— TASK BRIEF —
Return every line of the data below that includes the string "mills".

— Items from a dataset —
►

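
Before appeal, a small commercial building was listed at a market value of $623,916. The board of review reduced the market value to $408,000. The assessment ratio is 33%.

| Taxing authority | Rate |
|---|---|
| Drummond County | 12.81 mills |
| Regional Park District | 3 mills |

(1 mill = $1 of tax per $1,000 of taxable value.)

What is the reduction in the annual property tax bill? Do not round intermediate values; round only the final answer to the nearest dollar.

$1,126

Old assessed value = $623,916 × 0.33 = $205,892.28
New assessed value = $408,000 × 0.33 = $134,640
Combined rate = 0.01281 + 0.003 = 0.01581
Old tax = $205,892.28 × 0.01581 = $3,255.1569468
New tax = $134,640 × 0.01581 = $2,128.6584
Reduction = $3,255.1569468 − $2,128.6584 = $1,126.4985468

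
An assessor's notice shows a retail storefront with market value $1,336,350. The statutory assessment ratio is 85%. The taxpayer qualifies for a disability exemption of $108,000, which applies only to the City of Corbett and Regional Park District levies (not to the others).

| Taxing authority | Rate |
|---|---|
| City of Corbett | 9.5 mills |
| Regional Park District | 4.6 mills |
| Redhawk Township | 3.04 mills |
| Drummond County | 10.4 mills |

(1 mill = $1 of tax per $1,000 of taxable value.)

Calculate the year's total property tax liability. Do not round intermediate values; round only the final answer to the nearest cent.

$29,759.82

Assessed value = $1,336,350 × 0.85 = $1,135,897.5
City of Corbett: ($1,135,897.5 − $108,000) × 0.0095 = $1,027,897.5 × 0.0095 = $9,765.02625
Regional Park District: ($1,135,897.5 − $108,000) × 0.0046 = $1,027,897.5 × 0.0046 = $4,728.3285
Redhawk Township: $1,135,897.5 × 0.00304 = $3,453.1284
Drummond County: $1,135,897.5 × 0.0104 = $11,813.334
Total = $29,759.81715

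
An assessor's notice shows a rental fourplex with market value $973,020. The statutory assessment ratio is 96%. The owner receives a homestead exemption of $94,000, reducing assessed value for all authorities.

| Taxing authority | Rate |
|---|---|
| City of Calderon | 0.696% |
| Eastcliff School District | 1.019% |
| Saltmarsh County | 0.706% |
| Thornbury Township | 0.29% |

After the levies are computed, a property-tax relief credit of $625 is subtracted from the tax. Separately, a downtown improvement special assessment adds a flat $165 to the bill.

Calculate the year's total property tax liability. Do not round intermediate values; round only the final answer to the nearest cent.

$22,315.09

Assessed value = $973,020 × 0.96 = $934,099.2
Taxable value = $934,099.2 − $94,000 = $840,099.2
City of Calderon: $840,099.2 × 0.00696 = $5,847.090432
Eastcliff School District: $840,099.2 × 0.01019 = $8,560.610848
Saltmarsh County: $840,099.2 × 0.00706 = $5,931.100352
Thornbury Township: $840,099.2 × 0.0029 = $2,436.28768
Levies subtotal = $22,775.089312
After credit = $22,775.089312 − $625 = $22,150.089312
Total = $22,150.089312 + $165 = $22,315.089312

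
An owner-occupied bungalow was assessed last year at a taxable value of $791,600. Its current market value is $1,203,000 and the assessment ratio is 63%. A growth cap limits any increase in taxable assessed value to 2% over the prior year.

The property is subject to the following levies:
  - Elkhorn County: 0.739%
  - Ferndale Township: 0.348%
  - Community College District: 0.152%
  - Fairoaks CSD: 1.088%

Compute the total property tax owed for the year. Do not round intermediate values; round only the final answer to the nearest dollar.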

◄

— TASK OUTPUT —
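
| Drummond County | 12.81 mills |
| Regional Park District | 3 mills |
| City of Corbett | 9.5 mills |
| Regional Park District | 4.6 mills |
| Redhawk Township | 3.04 mills |
| Drummond County | 10.4 mills |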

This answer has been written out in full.